Saved entries
_ _ _ _ _ _ _
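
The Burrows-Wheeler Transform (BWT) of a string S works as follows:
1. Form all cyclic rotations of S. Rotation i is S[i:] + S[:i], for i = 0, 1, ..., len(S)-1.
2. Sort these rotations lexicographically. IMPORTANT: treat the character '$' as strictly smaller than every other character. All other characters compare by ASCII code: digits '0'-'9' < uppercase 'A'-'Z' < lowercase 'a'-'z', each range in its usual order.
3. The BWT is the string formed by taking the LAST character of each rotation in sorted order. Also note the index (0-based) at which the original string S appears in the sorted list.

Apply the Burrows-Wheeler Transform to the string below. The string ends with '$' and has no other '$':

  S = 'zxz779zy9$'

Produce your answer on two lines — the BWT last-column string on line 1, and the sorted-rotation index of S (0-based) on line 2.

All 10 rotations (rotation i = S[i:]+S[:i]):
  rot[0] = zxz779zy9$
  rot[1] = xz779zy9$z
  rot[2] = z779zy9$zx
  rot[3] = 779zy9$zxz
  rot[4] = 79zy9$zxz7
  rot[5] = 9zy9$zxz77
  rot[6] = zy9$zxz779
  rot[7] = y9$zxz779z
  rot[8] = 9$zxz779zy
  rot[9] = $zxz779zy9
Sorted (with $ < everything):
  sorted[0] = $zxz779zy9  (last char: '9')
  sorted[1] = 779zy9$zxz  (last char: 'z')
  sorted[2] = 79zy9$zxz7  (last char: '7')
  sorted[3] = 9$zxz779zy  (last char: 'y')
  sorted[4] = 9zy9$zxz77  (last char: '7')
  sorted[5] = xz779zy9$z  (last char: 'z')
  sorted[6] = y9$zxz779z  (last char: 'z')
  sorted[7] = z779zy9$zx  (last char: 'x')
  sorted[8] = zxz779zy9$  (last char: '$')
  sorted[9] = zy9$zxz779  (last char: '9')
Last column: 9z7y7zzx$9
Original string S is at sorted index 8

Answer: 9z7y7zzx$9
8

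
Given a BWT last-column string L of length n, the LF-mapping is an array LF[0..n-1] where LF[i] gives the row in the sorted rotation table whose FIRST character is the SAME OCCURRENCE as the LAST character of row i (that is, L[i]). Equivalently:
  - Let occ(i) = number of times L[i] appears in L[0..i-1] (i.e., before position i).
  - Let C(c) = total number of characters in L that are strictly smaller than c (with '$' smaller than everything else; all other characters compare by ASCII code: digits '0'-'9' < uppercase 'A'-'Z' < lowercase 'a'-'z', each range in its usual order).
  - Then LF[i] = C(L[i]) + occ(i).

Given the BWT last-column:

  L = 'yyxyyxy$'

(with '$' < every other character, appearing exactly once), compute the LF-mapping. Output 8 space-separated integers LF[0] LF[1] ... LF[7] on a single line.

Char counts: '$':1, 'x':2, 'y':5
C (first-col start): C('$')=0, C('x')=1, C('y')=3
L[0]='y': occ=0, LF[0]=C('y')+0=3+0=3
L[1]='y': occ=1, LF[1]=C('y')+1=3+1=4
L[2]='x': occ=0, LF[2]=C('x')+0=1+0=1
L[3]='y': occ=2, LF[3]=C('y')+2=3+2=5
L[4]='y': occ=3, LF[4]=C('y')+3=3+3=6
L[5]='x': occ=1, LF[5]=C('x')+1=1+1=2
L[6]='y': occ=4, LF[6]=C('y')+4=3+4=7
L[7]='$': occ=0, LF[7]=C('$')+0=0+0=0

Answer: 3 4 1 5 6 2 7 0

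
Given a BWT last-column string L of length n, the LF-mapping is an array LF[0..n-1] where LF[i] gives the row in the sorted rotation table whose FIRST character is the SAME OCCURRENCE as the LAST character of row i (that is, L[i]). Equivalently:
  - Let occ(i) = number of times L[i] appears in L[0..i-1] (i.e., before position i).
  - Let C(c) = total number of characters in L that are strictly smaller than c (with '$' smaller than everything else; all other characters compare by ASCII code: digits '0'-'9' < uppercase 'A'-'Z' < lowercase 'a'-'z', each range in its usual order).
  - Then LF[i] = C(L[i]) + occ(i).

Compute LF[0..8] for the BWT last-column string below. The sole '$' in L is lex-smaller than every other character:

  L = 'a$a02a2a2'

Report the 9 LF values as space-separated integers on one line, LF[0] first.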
_ _ _ _ _ _ _
**Goal of the exercise:** Give every record again, exactly as it appears.

**Answer to this exercise:**
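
The Burrows-Wheeler Transform (BWT) of a string S works as follows:
1. Form all cyclic rotations of S. Rotation i is S[i:] + S[:i], for i = 0, 1, ..., len(S)-1.
2. Sort these rotations lexicographically. IMPORTANT: treat the character '$' as strictly smaller than every other character. All other characters compare by ASCII code: digits '0'-'9' < uppercase 'A'-'Z' < lowercase 'a'-'z', each range in its usual order.
3. The BWT is the string formed by taking the LAST character of each rotation in sorted order. Also note the index (0-based) at which the original string S appears in the sorted list.

Apply the Burrows-Wheeler Transform to the string below. The string ends with '$' and has no other '$':

  S = 'zxz779zy9$'

Produce your answer on two lines — the BWT last-column string on line 1, and the sorted-rotation index of S (0-based) on line 2.

All 10 rotations (rotation i = S[i:]+S[:i]):
  rot[0] = zxz779zy9$
  rot[1] = xz779zy9$z
  rot[2] = z779zy9$zx
  rot[3] = 779zy9$zxz
  rot[4] = 79zy9$zxz7
  rot[5] = 9zy9$zxz77
  rot[6] = zy9$zxz779
  rot[7] = y9$zxz779z
  rot[8] = 9$zxz779zy
  rot[9] = $zxz779zy9
Sorted (with $ < everything):
  sorted[0] = $zxz779zy9  (last char: '9')
  sorted[1] = 779zy9$zxz  (last char: 'z')
  sorted[2] = 79zy9$zxz7  (last char: '7')
  sorted[3] = 9$zxz779zy  (last char: 'y')
  sorted[4] = 9zy9$zxz77  (last char: '7')
  sorted[5] = xz779zy9$z  (last char: 'z')
  sorted[6] = y9$zxz779z  (last char: 'z')
  sorted[7] = z779zy9$zx  (last char: 'x')
  sorted[8] = zxz779zy9$  (last char: '$')
  sorted[9] = zy9$zxz779  (last char: '9')
Last column: 9z7y7zzx$9
Original string S is at sorted index 8

Answer: 9z7y7zzx$9
8

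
Given a BWT last-column string L of length n, the LF-mapping is an array LF[0..n-1] where LF[i] gives the row in the sorted rotation table whose FIRST character is the SAME OCCURRENCE as the LAST character of row i (that is, L[i]). Equivalently:
  - Let occ(i) = number of times L[i] appears in L[0..i-1] (i.e., before position i).
  - Let C(c) = total number of characters in L that are strictly smaller than c (with '$' smaller than everything else; all other characters compare by ASCII code: digits '0'-'9' < uppercase 'A'-'Z' < lowercase 'a'-'z', each range in its usual order).
  - Then LF[i] = C(L[i]) + occ(i).

Given the BWT last-column:

  L = 'yyxyyxy$'

(with '$' < every other character, appearing exactly once), compute the LF-mapping. Output 8 space-separated integers LF[0] LF[1] ... LF[7] on a single line.

Char counts: '$':1, 'x':2, 'y':5
C (first-col start): C('$')=0, C('x')=1, C('y')=3
L[0]='y': occ=0, LF[0]=C('y')+0=3+0=3
L[1]='y': occ=1, LF[1]=C('y')+1=3+1=4
L[2]='x': occ=0, LF[2]=C('x')+0=1+0=1
L[3]='y': occ=2, LF[3]=C('y')+2=3+2=5
L[4]='y': occ=3, LF[4]=C('y')+3=3+3=6
L[5]='x': occ=1, LF[5]=C('x')+1=1+1=2
L[6]='y': occ=4, LF[6]=C('y')+4=3+4=7
L[7]='$': occ=0, LF[7]=C('$')+0=0+0=0

Answer: 3 4 1 5 6 2 7 0

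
Given a BWT last-column string L of length n, the LF-mapping is an array LF[0..n-1] where LF[i] gives the row in the sorted rotation table whose FIRST character is the SAME OCCURRENCE as the LAST character of row i (that is, L[i]). Equivalently:
  - Let occ(i) = number of times L[i] appears in L[0..i-1] (i.e., before position i).
  - Let C(c) = total number of characters in L that are strictly smaller than c (with '$' smaller than everything else; all other characters compare by ASCII code: digits '0'-'9' < uppercase 'A'-'Z' < lowercase 'a'-'z', each range in its usual order).
  - Then LF[i] = C(L[i]) + occ(i).

Compute LF[0..8] for the BWT last-column string below. The sole '$' in L is lex-smaller than every other character:

  L = 'a$a02a2a2'

Report the 9 LF values as space-separated integers on one line, LF[0] first.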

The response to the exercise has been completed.